▶ [Provided data]:
'''

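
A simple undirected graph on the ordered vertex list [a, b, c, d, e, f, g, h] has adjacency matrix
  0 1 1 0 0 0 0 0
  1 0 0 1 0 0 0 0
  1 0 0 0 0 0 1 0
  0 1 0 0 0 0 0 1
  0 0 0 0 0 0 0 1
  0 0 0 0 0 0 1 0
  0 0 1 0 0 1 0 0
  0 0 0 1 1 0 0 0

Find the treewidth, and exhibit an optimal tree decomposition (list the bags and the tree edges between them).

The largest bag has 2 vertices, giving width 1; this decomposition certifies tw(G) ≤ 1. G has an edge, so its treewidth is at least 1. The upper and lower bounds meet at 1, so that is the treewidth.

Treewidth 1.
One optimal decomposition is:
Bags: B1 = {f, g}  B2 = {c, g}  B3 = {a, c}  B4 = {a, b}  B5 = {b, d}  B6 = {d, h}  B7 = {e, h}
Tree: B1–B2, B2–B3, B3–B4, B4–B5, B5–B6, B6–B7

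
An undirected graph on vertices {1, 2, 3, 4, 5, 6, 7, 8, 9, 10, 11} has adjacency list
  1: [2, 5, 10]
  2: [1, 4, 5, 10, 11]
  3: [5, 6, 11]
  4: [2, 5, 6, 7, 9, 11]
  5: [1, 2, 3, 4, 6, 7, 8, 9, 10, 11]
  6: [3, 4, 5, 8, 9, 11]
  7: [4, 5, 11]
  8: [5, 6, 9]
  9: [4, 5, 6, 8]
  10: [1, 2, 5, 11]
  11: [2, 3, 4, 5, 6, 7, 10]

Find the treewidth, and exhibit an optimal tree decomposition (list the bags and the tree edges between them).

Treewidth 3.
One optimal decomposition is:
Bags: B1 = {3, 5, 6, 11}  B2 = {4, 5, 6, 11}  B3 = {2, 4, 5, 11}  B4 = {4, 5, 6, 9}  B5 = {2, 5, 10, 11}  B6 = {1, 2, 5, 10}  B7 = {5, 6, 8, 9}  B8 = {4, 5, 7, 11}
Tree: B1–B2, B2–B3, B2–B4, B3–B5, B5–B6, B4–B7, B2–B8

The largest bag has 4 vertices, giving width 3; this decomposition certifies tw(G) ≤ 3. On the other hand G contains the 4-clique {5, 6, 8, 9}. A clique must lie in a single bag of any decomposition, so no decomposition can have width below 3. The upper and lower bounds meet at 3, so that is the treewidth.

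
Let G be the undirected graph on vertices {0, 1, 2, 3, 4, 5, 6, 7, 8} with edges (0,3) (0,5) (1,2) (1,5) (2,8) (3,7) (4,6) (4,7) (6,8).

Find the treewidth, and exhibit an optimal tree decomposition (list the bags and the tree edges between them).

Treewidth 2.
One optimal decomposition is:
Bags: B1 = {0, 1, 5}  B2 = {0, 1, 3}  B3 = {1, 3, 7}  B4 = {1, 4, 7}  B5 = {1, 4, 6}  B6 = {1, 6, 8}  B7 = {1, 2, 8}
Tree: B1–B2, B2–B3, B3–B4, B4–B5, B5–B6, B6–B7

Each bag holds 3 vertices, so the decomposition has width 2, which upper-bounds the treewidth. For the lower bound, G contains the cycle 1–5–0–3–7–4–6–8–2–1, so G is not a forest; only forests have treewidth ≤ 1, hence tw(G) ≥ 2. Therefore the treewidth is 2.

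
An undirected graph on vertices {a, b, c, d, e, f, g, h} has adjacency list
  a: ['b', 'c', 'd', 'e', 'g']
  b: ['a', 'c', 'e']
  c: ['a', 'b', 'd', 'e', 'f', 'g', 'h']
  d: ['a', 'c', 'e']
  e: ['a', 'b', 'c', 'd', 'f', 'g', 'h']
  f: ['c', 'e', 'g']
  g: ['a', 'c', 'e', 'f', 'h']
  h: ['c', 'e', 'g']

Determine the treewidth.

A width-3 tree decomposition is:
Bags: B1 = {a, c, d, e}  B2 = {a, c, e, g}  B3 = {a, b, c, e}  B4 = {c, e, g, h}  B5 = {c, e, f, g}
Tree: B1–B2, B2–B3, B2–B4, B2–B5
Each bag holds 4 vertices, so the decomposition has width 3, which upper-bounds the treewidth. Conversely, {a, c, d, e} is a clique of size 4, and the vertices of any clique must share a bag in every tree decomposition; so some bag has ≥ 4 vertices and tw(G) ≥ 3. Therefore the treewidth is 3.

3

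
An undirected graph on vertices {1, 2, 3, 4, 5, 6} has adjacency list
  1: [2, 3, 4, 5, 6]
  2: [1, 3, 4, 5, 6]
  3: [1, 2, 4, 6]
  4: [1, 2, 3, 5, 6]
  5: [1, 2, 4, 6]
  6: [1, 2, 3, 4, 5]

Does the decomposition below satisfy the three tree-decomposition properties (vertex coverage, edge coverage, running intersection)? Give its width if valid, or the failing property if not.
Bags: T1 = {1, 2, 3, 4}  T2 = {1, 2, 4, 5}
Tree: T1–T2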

'''

▶ [What the task asks]:
Tell how many lines above include "adjacency", and add no other text.

▶ [Task answer]:
4